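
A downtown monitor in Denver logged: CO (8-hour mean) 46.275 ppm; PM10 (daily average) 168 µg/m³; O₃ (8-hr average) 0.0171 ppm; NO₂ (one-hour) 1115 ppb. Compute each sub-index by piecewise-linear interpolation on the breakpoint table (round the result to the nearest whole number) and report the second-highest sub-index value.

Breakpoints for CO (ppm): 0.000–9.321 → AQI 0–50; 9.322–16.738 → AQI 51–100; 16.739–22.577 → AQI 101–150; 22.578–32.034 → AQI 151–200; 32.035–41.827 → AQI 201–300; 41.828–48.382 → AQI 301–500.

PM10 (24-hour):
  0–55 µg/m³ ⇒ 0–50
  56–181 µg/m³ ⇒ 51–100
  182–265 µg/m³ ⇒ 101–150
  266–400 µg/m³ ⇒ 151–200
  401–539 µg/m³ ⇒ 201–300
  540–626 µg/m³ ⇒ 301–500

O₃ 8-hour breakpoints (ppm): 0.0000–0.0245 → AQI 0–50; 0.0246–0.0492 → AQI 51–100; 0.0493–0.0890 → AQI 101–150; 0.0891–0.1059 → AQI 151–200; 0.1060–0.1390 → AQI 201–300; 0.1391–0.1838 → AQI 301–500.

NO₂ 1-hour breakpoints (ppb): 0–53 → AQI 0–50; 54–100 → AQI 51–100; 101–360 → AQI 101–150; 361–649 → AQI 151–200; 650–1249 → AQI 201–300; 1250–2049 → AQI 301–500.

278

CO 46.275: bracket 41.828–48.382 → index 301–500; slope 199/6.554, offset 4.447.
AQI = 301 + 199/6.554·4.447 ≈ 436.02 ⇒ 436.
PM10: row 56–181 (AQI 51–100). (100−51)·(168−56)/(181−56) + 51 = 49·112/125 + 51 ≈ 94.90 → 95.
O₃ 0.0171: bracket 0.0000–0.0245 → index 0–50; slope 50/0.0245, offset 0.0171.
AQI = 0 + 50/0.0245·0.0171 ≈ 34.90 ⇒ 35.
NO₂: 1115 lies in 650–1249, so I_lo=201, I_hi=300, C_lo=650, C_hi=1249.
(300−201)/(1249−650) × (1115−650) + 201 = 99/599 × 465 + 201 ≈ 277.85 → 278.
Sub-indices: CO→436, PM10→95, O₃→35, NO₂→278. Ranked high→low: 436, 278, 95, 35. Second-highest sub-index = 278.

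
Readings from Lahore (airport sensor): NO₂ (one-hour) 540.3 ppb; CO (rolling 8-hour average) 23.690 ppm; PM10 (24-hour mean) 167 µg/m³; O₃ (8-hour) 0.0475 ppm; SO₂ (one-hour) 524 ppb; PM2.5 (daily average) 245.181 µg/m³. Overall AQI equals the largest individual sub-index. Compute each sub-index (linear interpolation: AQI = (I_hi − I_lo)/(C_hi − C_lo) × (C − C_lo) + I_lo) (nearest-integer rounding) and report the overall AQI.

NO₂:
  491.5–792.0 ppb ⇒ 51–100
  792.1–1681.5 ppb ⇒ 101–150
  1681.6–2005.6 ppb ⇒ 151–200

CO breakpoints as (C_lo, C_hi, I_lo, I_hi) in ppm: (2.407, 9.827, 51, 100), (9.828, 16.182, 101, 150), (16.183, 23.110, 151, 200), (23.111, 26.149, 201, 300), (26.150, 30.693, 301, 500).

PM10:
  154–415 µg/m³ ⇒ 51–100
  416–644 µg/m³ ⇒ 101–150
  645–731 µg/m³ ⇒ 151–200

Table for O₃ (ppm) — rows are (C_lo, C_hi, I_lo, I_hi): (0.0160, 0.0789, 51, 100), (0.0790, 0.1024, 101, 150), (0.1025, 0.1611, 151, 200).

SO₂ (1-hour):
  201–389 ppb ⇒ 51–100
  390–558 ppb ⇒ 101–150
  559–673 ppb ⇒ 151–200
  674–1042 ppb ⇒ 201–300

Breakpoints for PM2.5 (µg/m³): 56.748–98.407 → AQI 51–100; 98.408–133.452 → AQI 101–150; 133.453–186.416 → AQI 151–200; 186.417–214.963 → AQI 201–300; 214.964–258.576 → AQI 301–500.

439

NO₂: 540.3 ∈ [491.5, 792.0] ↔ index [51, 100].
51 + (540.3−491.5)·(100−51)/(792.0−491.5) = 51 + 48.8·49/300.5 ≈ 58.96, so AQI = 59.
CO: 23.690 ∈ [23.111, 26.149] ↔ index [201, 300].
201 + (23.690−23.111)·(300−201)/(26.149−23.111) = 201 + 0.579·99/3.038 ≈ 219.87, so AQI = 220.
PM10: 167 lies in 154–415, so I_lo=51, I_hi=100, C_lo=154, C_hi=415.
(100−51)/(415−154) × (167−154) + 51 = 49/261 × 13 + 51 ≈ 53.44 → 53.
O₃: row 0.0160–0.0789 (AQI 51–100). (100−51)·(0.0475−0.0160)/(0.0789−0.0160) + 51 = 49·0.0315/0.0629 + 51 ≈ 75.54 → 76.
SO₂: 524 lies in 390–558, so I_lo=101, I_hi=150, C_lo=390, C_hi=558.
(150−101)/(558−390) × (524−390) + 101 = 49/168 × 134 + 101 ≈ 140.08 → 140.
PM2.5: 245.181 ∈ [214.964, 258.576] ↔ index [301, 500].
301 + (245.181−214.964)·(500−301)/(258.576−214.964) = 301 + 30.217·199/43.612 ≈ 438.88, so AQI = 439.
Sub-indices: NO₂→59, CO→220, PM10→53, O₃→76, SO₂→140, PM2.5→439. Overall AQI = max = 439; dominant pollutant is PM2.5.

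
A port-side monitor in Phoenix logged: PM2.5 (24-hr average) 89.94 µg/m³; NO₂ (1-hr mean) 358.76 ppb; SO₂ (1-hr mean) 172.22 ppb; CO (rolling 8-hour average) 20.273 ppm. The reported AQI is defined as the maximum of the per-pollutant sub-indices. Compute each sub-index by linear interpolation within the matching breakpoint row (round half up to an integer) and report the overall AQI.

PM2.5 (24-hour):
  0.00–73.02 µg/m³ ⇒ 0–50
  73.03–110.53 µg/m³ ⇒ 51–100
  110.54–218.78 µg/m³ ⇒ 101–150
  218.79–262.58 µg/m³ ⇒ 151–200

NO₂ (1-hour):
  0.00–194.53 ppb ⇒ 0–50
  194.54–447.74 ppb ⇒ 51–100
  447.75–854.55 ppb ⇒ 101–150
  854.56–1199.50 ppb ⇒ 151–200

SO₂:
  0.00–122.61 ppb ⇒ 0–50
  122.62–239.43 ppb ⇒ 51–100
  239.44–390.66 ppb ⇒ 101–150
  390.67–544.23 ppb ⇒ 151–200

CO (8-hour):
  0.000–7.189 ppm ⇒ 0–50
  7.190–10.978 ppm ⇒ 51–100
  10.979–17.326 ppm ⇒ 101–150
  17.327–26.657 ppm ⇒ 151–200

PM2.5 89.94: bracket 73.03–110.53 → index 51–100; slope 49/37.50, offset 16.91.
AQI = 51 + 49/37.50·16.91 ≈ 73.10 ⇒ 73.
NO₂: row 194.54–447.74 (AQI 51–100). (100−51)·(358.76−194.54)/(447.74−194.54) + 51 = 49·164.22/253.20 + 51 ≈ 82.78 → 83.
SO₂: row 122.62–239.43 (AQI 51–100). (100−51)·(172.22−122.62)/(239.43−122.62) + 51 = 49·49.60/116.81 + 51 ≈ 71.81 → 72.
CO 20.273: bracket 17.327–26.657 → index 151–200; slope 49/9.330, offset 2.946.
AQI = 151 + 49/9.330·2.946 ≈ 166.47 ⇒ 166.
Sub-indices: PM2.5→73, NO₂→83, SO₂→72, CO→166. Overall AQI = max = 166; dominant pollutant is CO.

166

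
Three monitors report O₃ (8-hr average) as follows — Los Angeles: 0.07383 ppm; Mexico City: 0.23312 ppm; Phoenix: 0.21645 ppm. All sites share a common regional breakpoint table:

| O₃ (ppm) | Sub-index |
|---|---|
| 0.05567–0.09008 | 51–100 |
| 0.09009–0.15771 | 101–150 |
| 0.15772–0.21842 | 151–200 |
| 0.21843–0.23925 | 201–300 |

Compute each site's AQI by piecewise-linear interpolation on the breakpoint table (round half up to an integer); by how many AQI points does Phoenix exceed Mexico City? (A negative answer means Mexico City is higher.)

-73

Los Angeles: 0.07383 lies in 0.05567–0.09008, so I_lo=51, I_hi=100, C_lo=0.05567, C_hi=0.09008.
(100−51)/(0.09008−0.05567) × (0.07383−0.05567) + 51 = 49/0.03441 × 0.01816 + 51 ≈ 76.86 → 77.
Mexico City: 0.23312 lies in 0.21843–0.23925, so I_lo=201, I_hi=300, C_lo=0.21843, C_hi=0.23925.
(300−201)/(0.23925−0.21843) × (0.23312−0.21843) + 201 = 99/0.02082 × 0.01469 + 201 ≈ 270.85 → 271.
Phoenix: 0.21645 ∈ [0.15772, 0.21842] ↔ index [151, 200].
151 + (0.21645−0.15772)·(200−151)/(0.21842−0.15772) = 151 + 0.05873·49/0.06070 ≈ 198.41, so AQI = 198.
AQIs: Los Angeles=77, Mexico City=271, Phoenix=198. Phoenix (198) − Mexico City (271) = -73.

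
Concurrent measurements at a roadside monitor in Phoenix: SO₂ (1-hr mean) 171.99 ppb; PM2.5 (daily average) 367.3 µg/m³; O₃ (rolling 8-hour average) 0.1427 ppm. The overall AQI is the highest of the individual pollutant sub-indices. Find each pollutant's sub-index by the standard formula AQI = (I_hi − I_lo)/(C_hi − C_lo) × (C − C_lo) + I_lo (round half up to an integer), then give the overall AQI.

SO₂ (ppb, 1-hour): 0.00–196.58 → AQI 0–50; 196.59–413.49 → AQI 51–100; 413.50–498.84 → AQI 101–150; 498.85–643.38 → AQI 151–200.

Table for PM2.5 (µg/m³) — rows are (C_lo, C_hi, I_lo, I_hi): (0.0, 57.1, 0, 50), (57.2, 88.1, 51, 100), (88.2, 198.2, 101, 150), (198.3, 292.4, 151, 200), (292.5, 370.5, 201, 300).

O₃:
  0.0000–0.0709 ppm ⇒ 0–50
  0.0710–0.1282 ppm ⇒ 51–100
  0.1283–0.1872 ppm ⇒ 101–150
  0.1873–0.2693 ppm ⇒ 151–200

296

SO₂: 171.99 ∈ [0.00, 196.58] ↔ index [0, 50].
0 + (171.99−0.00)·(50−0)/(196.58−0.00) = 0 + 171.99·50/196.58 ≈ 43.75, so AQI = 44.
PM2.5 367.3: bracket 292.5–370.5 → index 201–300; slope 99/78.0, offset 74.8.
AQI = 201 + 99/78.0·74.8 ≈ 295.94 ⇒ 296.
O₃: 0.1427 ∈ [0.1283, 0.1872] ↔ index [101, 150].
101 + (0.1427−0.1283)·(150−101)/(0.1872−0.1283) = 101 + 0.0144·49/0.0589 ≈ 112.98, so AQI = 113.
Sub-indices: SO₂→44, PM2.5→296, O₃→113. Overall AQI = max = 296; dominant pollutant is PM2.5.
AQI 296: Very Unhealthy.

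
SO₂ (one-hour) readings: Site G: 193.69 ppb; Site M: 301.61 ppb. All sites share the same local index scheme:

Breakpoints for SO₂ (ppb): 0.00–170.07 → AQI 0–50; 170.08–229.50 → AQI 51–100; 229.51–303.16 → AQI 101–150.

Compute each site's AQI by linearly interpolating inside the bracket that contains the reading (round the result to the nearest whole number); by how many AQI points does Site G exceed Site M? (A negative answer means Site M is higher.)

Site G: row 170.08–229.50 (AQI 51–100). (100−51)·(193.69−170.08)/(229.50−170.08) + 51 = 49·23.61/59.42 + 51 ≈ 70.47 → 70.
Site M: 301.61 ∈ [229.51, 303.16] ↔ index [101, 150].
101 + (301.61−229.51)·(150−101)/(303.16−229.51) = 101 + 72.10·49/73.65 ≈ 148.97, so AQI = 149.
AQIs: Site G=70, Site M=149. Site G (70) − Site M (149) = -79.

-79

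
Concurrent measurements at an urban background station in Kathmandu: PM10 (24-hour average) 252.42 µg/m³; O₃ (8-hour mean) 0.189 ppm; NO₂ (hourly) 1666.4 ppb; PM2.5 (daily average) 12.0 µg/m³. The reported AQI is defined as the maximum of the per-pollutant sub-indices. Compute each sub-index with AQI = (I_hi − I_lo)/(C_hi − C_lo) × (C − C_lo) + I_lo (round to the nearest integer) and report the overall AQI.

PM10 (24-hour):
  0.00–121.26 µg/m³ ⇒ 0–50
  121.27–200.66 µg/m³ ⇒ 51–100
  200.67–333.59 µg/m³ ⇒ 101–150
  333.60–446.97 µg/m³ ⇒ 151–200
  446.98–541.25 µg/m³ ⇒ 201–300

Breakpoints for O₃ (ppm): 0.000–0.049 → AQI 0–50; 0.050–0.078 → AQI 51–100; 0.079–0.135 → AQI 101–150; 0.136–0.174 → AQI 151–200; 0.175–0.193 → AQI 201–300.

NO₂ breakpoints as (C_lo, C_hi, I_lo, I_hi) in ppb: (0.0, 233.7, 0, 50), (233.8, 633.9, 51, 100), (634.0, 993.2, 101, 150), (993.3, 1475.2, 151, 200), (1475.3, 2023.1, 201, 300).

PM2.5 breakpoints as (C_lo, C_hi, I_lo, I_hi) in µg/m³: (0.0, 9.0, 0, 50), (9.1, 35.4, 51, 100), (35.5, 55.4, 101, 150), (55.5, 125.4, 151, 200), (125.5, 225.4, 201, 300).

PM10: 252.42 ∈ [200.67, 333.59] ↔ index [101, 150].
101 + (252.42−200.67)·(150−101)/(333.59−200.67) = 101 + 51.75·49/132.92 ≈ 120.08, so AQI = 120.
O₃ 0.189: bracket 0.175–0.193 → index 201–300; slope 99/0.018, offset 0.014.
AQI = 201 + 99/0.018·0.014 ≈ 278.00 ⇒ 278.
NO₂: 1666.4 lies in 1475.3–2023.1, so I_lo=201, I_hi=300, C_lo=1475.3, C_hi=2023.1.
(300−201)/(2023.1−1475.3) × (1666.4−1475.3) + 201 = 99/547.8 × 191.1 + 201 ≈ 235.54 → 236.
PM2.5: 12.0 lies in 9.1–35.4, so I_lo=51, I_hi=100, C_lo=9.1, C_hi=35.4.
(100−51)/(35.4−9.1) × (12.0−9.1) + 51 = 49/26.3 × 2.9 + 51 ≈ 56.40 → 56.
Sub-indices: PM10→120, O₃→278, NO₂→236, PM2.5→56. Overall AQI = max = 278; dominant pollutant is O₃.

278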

= Work item =
Taking the lines above, repeat exactly those from the line that contains "0–55 µg/m³ ⇒ 0–50" through the line that contains "540–626 µg/m³ ⇒ 301–500", and both of those lines as well. Include nothing else.

= Solution below =
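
  0–55 µg/m³ ⇒ 0–50
  56–181 µg/m³ ⇒ 51–100
  182–265 µg/m³ ⇒ 101–150
  266–400 µg/m³ ⇒ 151–200
  401–539 µg/m³ ⇒ 201–300
  540–626 µg/m³ ⇒ 301–500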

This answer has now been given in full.